Aim of the task: Please copy out the entries below exactly, beginning with the line that contains "material | E | α | σ_y |" and ending with the line that contains "µm/(m·K) | 246 MPa |", and include nothing outside that span.

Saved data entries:

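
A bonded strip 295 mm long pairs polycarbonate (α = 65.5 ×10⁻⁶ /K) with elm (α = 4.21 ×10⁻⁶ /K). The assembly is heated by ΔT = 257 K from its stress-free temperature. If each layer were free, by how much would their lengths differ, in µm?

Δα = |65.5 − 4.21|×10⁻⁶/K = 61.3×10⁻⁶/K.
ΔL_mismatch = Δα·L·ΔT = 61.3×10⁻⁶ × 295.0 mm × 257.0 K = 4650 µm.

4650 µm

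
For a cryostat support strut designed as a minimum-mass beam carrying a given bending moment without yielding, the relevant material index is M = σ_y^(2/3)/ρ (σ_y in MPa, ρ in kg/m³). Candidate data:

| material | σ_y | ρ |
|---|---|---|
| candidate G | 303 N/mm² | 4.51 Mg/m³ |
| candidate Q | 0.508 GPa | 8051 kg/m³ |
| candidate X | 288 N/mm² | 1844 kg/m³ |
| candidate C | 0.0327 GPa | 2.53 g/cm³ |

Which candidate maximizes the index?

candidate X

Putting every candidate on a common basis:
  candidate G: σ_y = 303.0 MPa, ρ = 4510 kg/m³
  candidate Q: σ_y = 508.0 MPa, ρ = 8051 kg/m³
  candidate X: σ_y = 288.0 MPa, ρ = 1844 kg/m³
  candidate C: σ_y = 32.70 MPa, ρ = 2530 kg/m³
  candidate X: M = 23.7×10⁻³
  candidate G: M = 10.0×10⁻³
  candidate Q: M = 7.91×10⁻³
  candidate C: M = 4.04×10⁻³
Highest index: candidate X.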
...
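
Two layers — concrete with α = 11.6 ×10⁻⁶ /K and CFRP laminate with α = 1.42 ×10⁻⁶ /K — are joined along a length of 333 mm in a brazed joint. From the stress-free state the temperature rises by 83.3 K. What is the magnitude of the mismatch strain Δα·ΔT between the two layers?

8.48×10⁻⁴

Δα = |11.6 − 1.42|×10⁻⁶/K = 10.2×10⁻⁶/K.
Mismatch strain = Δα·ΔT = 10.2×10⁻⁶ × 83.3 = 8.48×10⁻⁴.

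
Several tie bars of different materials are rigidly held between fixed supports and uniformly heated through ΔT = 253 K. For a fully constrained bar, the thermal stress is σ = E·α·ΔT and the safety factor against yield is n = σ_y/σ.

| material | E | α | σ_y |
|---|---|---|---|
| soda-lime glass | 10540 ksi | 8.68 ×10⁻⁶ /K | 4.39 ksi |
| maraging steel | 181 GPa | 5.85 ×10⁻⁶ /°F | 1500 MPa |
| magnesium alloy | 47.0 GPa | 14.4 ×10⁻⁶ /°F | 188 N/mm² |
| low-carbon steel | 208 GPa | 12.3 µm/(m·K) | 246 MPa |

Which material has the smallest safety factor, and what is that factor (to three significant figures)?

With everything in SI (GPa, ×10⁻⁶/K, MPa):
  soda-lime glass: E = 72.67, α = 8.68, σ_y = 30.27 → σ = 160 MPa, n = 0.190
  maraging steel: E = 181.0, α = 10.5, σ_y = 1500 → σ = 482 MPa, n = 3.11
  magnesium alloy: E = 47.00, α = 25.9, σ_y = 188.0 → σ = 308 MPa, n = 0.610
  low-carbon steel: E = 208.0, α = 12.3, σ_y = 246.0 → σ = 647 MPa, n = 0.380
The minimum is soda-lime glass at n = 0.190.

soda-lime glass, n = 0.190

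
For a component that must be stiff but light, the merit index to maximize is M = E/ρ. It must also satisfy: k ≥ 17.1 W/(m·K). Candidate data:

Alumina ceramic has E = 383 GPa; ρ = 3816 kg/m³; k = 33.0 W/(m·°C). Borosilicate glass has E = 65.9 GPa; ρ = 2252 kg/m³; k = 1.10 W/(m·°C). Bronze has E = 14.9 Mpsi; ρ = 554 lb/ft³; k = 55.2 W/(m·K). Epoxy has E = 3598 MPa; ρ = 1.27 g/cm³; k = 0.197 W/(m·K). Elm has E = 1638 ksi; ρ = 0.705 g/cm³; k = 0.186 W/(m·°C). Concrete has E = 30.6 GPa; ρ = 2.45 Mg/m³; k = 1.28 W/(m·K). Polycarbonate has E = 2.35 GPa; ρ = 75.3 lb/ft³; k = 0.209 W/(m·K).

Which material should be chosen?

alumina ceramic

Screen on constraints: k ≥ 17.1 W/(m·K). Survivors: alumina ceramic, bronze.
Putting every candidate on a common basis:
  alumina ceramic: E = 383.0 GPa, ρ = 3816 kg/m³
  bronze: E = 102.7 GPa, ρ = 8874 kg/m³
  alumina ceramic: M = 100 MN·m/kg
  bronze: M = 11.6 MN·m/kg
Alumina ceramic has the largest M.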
* * *
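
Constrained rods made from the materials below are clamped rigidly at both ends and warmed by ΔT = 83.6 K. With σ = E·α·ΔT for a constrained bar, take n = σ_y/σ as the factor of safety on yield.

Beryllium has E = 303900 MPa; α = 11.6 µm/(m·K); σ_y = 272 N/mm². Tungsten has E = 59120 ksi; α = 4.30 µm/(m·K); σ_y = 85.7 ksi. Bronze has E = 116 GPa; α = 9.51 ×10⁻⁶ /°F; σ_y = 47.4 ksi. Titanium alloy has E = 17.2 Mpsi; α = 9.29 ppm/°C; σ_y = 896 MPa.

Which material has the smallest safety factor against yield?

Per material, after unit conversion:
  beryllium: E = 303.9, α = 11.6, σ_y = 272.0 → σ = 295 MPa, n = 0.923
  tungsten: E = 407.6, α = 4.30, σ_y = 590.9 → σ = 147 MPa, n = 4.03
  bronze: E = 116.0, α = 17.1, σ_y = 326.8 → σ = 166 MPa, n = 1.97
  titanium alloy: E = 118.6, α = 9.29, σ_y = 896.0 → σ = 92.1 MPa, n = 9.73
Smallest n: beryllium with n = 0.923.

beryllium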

Answer to this exercise:
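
| material | E | α | σ_y |
|---|---|---|---|
| soda-lime glass | 10540 ksi | 8.68 ×10⁻⁶ /K | 4.39 ksi |
| maraging steel | 181 GPa | 5.85 ×10⁻⁶ /°F | 1500 MPa |
| magnesium alloy | 47.0 GPa | 14.4 ×10⁻⁶ /°F | 188 N/mm² |
| low-carbon steel | 208 GPa | 12.3 µm/(m·K) | 246 MPa |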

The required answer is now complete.